__Input__
•••••
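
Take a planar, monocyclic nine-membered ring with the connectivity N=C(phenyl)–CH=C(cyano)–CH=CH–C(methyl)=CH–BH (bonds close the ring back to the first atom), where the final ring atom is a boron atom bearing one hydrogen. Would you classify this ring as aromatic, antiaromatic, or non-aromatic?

The p orbitals form a continuous loop: every atom in a ring double bond is sp² and brings one electron to the p orbital; each =N– nitrogen is pyridine-type (lone pair in the sp² plane, one electron in the p orbital); the boron has an empty p orbital. The ring is fully conjugated.
Adding the contributions, 4 × 2 = 8 from the double-bond units + 0 from the BH atom = 8.
A 4n π count (8, n = 2) in a planar conjugated ring means antiaromatic.

Antiaromatic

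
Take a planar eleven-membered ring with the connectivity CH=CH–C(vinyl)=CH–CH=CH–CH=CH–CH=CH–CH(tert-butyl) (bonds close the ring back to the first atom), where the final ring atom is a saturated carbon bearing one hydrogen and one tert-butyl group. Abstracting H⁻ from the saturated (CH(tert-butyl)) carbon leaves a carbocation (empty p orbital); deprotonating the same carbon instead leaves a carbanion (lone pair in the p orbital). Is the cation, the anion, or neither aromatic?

In both ions every ring atom is sp² and contributes a p orbital, so both rings are fully conjugated.
Cation: 5 × 2 + 0 = 10 π electrons → 4(2)+2, aromatic.
Anion: 5 × 2 + 2 = 12 π electrons → 4(3), antiaromatic.

The cation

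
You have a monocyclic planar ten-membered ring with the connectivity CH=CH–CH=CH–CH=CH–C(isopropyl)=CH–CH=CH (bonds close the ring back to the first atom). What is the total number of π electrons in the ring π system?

All ring atoms are sp² and supply a p orbital to the ring (each doubly-bonded ring atom is sp² with one p-orbital electron); the conjugation is uninterrupted.
π-electron count: 5 × 2 = 10 from the 5 double-bond units.

10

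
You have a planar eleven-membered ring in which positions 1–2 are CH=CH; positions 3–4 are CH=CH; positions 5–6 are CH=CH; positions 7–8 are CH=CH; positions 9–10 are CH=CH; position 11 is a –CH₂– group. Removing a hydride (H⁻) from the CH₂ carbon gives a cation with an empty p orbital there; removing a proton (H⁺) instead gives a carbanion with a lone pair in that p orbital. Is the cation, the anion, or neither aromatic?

The cation

Both ions have a continuous loop of p orbitals — each ring atom is sp².
Cation: 5 × 2 + 0 = 10 π electrons → 4(2)+2, aromatic.
Anion: 5 × 2 + 2 = 12 π electrons → 4(3), antiaromatic.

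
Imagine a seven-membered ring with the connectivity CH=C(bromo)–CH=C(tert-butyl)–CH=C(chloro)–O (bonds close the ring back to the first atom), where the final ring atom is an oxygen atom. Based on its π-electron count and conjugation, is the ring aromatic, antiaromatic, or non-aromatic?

Antiaromatic

Every ring atom contributes a p orbital perpendicular to the ring (the double-bond atoms are sp², each contributing one p electron; the oxygen donates one lone pair from its p orbital), so the π system is cyclic and fully conjugated.
Tallying contributions gives 3 × 2 = 6 from the double-bond units + 2 from the O atom = 8.
A 4n π count (8, n = 2) in a planar conjugated ring means antiaromatic.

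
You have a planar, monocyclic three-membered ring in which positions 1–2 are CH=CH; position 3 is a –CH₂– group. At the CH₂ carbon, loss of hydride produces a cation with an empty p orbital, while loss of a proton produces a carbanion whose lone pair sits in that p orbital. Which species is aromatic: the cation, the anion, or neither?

In both ions every ring atom is sp² and contributes a p orbital, so both rings are fully conjugated.
Cation: 1 × 2 + 0 = 2 π electrons → 4(0)+2, aromatic.
Anion: 1 × 2 + 2 = 4 π electrons → 4(1), antiaromatic.

The cation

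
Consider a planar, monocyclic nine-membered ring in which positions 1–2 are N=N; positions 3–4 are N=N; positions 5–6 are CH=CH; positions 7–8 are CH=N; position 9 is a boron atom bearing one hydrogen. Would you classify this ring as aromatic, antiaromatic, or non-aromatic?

Antiaromatic

Check conjugation: each doubly-bonded ring atom is sp² with one p-orbital electron; each sp² =N– keeps its lone pair in-plane and puts one electron into the π system; the boron has an empty p orbital — every position has a p orbital, so the cyclic π system is continuous.
Counting π electrons: 4 × 2 = 8 from the double-bond units + 0 from the BH atom = 8.
8 = 4(2); a planar, fully conjugated 4n system is antiaromatic.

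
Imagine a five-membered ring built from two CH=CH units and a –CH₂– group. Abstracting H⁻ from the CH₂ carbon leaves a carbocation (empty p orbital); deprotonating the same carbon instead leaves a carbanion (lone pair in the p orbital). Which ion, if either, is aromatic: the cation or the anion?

In either ion the ring is fully conjugated: every atom, including the new sp² carbon, supplies a p orbital.
Cation: 2 × 2 + 0 = 4 π electrons → 4(1), antiaromatic.
Anion: 2 × 2 + 2 = 6 π electrons → 4(1)+2, aromatic.

The anion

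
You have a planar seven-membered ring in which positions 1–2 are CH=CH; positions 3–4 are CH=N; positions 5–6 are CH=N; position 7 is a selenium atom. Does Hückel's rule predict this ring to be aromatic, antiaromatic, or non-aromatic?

Every ring atom contributes a p orbital perpendicular to the ring (the double-bond atoms are sp², each contributing one p electron; the doubly-bonded nitrogens are pyridine-type — their lone pairs lie in the ring plane, leaving one electron in the p orbital; the selenium donates one lone pair from its p orbital), so the π system is cyclic and fully conjugated.
Tallying contributions gives 3 × 2 = 6 from the double-bond units + 2 from the Se atom = 8.
8 = 4(2); a planar, fully conjugated 4n system is antiaromatic.

Antiaromatic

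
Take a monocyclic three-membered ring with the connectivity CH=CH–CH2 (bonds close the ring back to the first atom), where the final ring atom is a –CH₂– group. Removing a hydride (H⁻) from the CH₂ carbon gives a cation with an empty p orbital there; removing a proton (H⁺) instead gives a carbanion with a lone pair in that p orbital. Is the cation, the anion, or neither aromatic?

The cation

Once that carbon is sp², every ring atom has a p orbital and both ions are fully conjugated.
Cation: 1 × 2 + 0 = 2 π electrons → 4(0)+2, aromatic.
Anion: 1 × 2 + 2 = 4 π electrons → 4(1), antiaromatic.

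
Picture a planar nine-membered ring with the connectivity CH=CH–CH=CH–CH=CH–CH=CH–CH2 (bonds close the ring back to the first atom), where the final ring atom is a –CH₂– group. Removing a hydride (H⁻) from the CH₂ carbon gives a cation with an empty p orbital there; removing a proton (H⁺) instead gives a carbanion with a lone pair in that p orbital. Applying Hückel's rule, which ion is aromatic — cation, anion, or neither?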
•••••
__Problem requirements__
Copy the records above, keeping every word the same.

__Written answer__
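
Take a planar, monocyclic nine-membered ring with the connectivity N=C(phenyl)–CH=C(cyano)–CH=CH–C(methyl)=CH–BH (bonds close the ring back to the first atom), where the final ring atom is a boron atom bearing one hydrogen. Would you classify this ring as aromatic, antiaromatic, or non-aromatic?

The p orbitals form a continuous loop: every atom in a ring double bond is sp² and brings one electron to the p orbital; each =N– nitrogen is pyridine-type (lone pair in the sp² plane, one electron in the p orbital); the boron has an empty p orbital. The ring is fully conjugated.
Adding the contributions, 4 × 2 = 8 from the double-bond units + 0 from the BH atom = 8.
A 4n π count (8, n = 2) in a planar conjugated ring means antiaromatic.

Antiaromatic

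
Take a planar eleven-membered ring with the connectivity CH=CH–C(vinyl)=CH–CH=CH–CH=CH–CH=CH–CH(tert-butyl) (bonds close the ring back to the first atom), where the final ring atom is a saturated carbon bearing one hydrogen and one tert-butyl group. Abstracting H⁻ from the saturated (CH(tert-butyl)) carbon leaves a carbocation (empty p orbital); deprotonating the same carbon instead leaves a carbanion (lone pair in the p orbital). Is the cation, the anion, or neither aromatic?

In both ions every ring atom is sp² and contributes a p orbital, so both rings are fully conjugated.
Cation: 5 × 2 + 0 = 10 π electrons → 4(2)+2, aromatic.
Anion: 5 × 2 + 2 = 12 π electrons → 4(3), antiaromatic.

The cation

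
You have a monocyclic planar ten-membered ring with the connectivity CH=CH–CH=CH–CH=CH–C(isopropyl)=CH–CH=CH (bonds close the ring back to the first atom). What is the total number of π electrons in the ring π system?

All ring atoms are sp² and supply a p orbital to the ring (each doubly-bonded ring atom is sp² with one p-orbital electron); the conjugation is uninterrupted.
π-electron count: 5 × 2 = 10 from the 5 double-bond units.

10

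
You have a planar eleven-membered ring in which positions 1–2 are CH=CH; positions 3–4 are CH=CH; positions 5–6 are CH=CH; positions 7–8 are CH=CH; positions 9–10 are CH=CH; position 11 is a –CH₂– group. Removing a hydride (H⁻) from the CH₂ carbon gives a cation with an empty p orbital there; removing a proton (H⁺) instead gives a carbanion with a lone pair in that p orbital. Is the cation, the anion, or neither aromatic?

The cation

Both ions have a continuous loop of p orbitals — each ring atom is sp².
Cation: 5 × 2 + 0 = 10 π electrons → 4(2)+2, aromatic.
Anion: 5 × 2 + 2 = 12 π electrons → 4(3), antiaromatic.

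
Imagine a seven-membered ring with the connectivity CH=C(bromo)–CH=C(tert-butyl)–CH=C(chloro)–O (bonds close the ring back to the first atom), where the final ring atom is an oxygen atom. Based on its π-electron count and conjugation, is the ring aromatic, antiaromatic, or non-aromatic?

Antiaromatic

Every ring atom contributes a p orbital perpendicular to the ring (the double-bond atoms are sp², each contributing one p electron; the oxygen donates one lone pair from its p orbital), so the π system is cyclic and fully conjugated.
Tallying contributions gives 3 × 2 = 6 from the double-bond units + 2 from the O atom = 8.
A 4n π count (8, n = 2) in a planar conjugated ring means antiaromatic.

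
You have a planar, monocyclic three-membered ring in which positions 1–2 are CH=CH; position 3 is a –CH₂– group. At the CH₂ carbon, loss of hydride produces a cation with an empty p orbital, while loss of a proton produces a carbanion whose lone pair sits in that p orbital. Which species is aromatic: the cation, the anion, or neither?

In both ions every ring atom is sp² and contributes a p orbital, so both rings are fully conjugated.
Cation: 1 × 2 + 0 = 2 π electrons → 4(0)+2, aromatic.
Anion: 1 × 2 + 2 = 4 π electrons → 4(1), antiaromatic.

The cation

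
Consider a planar, monocyclic nine-membered ring in which positions 1–2 are N=N; positions 3–4 are N=N; positions 5–6 are CH=CH; positions 7–8 are CH=N; position 9 is a boron atom bearing one hydrogen. Would you classify this ring as aromatic, antiaromatic, or non-aromatic?

Antiaromatic

Check conjugation: each doubly-bonded ring atom is sp² with one p-orbital electron; each sp² =N– keeps its lone pair in-plane and puts one electron into the π system; the boron has an empty p orbital — every position has a p orbital, so the cyclic π system is continuous.
Counting π electrons: 4 × 2 = 8 from the double-bond units + 0 from the BH atom = 8.
8 = 4(2); a planar, fully conjugated 4n system is antiaromatic.

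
Imagine a five-membered ring built from two CH=CH units and a –CH₂– group. Abstracting H⁻ from the CH₂ carbon leaves a carbocation (empty p orbital); deprotonating the same carbon instead leaves a carbanion (lone pair in the p orbital). Which ion, if either, is aromatic: the cation or the anion?

In either ion the ring is fully conjugated: every atom, including the new sp² carbon, supplies a p orbital.
Cation: 2 × 2 + 0 = 4 π electrons → 4(1), antiaromatic.
Anion: 2 × 2 + 2 = 6 π electrons → 4(1)+2, aromatic.

The anion

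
You have a planar seven-membered ring in which positions 1–2 are CH=CH; positions 3–4 are CH=N; positions 5–6 are CH=N; position 7 is a selenium atom. Does Hückel's rule predict this ring to be aromatic, antiaromatic, or non-aromatic?

Every ring atom contributes a p orbital perpendicular to the ring (the double-bond atoms are sp², each contributing one p electron; the doubly-bonded nitrogens are pyridine-type — their lone pairs lie in the ring plane, leaving one electron in the p orbital; the selenium donates one lone pair from its p orbital), so the π system is cyclic and fully conjugated.
Tallying contributions gives 3 × 2 = 6 from the double-bond units + 2 from the Se atom = 8.
8 = 4(2); a planar, fully conjugated 4n system is antiaromatic.

Antiaromatic

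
Take a monocyclic three-membered ring with the connectivity CH=CH–CH2 (bonds close the ring back to the first atom), where the final ring atom is a –CH₂– group. Removing a hydride (H⁻) from the CH₂ carbon gives a cation with an empty p orbital there; removing a proton (H⁺) instead gives a carbanion with a lone pair in that p orbital. Is the cation, the anion, or neither aromatic?

The cation

Once that carbon is sp², every ring atom has a p orbital and both ions are fully conjugated.
Cation: 1 × 2 + 0 = 2 π electrons → 4(0)+2, aromatic.
Anion: 1 × 2 + 2 = 4 π electrons → 4(1), antiaromatic.

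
Picture a planar nine-membered ring with the connectivity CH=CH–CH=CH–CH=CH–CH=CH–CH2 (bonds close the ring back to the first atom), where the final ring atom is a –CH₂– group. Removing a hydride (H⁻) from the CH₂ carbon gives a cation with an empty p orbital there; removing a proton (H⁺) instead gives a carbanion with a lone pair in that p orbital. Applying Hückel's rule, which ion is aromatic — cation, anion, or neither?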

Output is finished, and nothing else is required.